(Saved entries)
'''

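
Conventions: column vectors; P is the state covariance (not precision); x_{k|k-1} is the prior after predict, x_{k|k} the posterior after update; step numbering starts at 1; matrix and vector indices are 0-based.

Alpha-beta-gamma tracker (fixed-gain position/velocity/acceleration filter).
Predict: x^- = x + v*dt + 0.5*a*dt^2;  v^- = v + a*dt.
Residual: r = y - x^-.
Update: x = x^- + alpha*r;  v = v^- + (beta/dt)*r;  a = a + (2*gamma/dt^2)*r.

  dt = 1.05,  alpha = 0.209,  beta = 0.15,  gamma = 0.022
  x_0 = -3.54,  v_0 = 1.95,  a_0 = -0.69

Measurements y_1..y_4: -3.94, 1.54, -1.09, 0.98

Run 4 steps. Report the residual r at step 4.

step 1: x_pred=-1.8729  r=-2.0671  x^+=-2.3049  v^+=0.9302  a^+=-0.7725
step 2: x_pred=-1.7540  r=3.2940  x^+=-1.0656  v^+=0.5896  a^+=-0.6410
step 3: x_pred=-0.7998  r=-0.2902  x^+=-0.8605  v^+=-0.1249  a^+=-0.6526
step 4: x_pred=-1.3514  r=2.3314  x^+=-0.8641  v^+=-0.4771  a^+=-0.5596

resid = 2.3314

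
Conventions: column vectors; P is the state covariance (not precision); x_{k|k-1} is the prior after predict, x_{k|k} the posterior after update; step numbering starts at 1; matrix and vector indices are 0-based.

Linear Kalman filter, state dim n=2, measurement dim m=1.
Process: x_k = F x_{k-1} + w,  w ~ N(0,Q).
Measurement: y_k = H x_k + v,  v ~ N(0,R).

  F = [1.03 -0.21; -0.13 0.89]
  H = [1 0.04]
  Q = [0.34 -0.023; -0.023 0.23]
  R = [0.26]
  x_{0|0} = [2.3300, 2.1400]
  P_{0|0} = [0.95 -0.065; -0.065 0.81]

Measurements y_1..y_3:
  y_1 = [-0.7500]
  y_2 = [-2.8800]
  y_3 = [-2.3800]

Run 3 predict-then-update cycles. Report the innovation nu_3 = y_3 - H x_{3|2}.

innov = [0.4960]

step 1: x^-=[1.9505, 1.6017]  P^-=[1.4117 -0.3630; -0.3630 0.9027]  S=[1.6441]  K=[0.8498; -0.1988]  nu=[-2.7646]  x^+=[-0.3989, 2.1513]  P^+=[0.2244 -0.0852; -0.0852 0.8377]
step 2: x^-=[-0.8626, 1.9665]  P^-=[0.6518 -0.2900; -0.2900 0.9171]  S=[0.8901]  K=[0.7193; -0.2846]  nu=[-2.0961]  x^+=[-2.3703, 2.5631]  P^+=[0.1913 -0.1078; -0.1078 0.8449]
step 3: x^-=[-2.9796, 2.5893]  P^-=[0.6269 -0.3083; -0.3083 0.9275]  S=[0.8637]  K=[0.7115; -0.3140]  nu=[0.4960]  x^+=[-2.6267, 2.4336]  P^+=[0.1896 -0.1153; -0.1153 0.8423]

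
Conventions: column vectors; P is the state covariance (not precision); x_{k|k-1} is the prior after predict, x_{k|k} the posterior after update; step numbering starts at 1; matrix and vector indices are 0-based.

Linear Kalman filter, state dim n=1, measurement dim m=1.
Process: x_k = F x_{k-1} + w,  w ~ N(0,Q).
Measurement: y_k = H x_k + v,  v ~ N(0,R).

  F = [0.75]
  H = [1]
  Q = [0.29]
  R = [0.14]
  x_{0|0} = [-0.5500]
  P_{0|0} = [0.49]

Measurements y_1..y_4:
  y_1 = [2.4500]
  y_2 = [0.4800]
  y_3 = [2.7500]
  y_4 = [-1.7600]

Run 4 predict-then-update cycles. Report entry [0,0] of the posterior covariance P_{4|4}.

step 1: x^-=[-0.4125]  P^-=[0.5656]  S=[0.7056]  K=[0.8016]  nu=[2.8625]  x^+=[1.8821]  P^+=[0.1122]
step 2: x^-=[1.4115]  P^-=[0.3531]  S=[0.4931]  K=[0.7161]  nu=[-0.9315]  x^+=[0.7445]  P^+=[0.1003]
step 3: x^-=[0.5584]  P^-=[0.3464]  S=[0.4864]  K=[0.7122]  nu=[2.1916]  x^+=[2.1192]  P^+=[0.0997]
step 4: x^-=[1.5894]  P^-=[0.3461]  S=[0.4861]  K=[0.7120]  nu=[-3.3494]  x^+=[-0.7953]  P^+=[0.0997]

P_post[0,0] = 0.0997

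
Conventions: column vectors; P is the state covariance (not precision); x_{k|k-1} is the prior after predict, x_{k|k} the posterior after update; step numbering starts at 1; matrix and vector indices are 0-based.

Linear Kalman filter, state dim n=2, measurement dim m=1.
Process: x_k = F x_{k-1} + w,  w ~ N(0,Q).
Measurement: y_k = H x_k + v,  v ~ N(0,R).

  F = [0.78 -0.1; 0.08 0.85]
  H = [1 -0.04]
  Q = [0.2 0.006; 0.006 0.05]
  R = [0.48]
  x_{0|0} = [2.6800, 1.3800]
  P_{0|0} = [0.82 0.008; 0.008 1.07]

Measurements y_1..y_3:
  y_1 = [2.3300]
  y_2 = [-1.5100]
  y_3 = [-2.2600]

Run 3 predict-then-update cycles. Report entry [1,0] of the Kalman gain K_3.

step 1: x^-=[1.9524, 1.3874]  P^-=[0.7083 -0.0285; -0.0285 0.8294]  S=[1.1920]  K=[0.5952; -0.0518]  nu=[0.4331]  x^+=[2.2102, 1.3650]  P^+=[0.2860 0.0082; 0.0082 0.8262]
step 2: x^-=[1.5875, 1.3370]  P^-=[0.3810 -0.0410; -0.0410 0.6499]  S=[0.8653]  K=[0.4422; -0.0774]  nu=[-3.0440]  x^+=[0.2414, 1.5728]  P^+=[0.2118 -0.0114; -0.0114 0.6447]
step 3: x^-=[0.0310, 1.3562]  P^-=[0.3371 -0.0430; -0.0430 0.5156]  S=[0.8214]  K=[0.4125; -0.0775]  nu=[-2.2368]  x^+=[-0.8916, 1.5295]  P^+=[0.1973 -0.0168; -0.0168 0.5107]

K[1,0] = -0.0775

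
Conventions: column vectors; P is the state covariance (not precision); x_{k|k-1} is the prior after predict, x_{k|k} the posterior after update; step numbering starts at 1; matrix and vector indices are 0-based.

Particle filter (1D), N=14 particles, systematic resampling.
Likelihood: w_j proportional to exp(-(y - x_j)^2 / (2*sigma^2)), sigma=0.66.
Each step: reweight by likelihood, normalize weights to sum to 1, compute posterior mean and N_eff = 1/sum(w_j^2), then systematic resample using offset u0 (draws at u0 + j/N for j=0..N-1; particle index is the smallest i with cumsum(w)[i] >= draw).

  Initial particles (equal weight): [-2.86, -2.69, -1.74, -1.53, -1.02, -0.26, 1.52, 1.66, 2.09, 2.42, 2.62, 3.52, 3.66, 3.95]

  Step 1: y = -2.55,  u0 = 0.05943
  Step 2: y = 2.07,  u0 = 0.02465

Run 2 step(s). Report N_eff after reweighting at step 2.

N_eff = 1.0603

step 1: w=[0.3295, 0.3598, 0.1733, 0.1115, 0.0251, 0.0009, 0.0000, 0.0000, 0.0000, 0.0000, 0.0000, 0.0000, 0.0000, 0.0000]  mean=-2.4081  Neff=3.5574  idx=[0, 0, 0, 0, 1, 1, 1, 1, 1, 2, 2, 2, 3, 4]
step 2: w=[0.0000, 0.0000, 0.0000, 0.0000, 0.0000, 0.0000, 0.0000, 0.0000, 0.0000, 0.0032, 0.0032, 0.0032, 0.0193, 0.9709]  mean=-1.0369  Neff=1.0603  idx=[12, 13, 13, 13, 13, 13, 13, 13, 13, 13, 13, 13, 13, 13]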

'''

### TASK STATEMENT
Search the entries for the word "systematic", then copy every line in which it is found.

### REPLY TO THE EXERCISE
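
Particle filter (1D), N=14 particles, systematic resampling.
Each step: reweight by likelihood, normalize weights to sum to 1, compute posterior mean and N_eff = 1/sum(w_j^2), then systematic resample using offset u0 (draws at u0 + j/N for j=0..N-1; particle index is the smallest i with cumsum(w)[i] >= draw).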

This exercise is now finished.